> _TASK REQUIREMENTS_
In the entries below, find the line with "On a coordinate" and print exactly every line from there up to and including the line with "P_1 = (6.5,-7.5)", with no other lines.

——

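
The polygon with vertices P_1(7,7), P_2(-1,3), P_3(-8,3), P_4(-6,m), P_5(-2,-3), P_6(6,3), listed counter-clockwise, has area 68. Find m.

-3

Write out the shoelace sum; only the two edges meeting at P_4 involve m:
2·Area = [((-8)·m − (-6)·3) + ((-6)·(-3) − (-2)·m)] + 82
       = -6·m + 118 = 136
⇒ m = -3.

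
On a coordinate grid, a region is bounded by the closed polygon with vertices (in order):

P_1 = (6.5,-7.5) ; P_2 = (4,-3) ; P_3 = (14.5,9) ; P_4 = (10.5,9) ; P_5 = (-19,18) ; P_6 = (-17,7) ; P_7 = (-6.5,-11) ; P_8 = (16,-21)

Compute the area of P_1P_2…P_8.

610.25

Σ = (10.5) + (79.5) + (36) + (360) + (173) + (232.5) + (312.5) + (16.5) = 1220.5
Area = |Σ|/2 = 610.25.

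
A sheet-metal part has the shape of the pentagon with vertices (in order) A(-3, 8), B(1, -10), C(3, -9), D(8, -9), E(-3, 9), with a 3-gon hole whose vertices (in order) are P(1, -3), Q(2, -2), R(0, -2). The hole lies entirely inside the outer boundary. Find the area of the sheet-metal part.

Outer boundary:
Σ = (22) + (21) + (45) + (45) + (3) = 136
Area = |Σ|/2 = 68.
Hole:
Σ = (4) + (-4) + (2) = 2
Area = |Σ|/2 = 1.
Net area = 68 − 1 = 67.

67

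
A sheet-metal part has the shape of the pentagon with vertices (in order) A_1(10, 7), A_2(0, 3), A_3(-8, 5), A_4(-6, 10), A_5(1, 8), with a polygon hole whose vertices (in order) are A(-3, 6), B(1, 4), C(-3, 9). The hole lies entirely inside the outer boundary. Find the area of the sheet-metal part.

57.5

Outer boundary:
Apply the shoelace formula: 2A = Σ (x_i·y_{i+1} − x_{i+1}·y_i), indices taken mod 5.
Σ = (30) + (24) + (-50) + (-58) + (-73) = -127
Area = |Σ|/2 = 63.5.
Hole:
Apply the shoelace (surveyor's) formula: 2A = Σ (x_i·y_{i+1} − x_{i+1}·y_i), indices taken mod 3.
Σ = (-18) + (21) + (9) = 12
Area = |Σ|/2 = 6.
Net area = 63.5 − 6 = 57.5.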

——

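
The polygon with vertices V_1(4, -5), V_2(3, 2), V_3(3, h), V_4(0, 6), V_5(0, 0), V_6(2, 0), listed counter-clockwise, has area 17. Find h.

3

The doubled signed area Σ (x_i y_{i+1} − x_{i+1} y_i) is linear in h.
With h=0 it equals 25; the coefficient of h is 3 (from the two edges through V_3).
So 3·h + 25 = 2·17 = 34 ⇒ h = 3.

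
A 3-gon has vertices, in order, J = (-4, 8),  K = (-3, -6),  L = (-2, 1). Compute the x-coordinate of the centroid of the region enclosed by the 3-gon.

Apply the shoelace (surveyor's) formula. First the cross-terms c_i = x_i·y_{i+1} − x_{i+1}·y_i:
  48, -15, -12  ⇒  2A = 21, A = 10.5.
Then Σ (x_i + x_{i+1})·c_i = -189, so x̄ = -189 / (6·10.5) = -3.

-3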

——

> _WRITTEN ANSWER_
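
On a coordinate grid, a region is bounded by the closed polygon with vertices (in order):

P_1 = (6.5,-7.5) ; P_2 = (4,-3) ; P_3 = (14.5,9) ; P_4 = (10.5,9) ; P_5 = (-19,18) ; P_6 = (-17,7) ; P_7 = (-6.5,-11) ; P_8 = (16,-21)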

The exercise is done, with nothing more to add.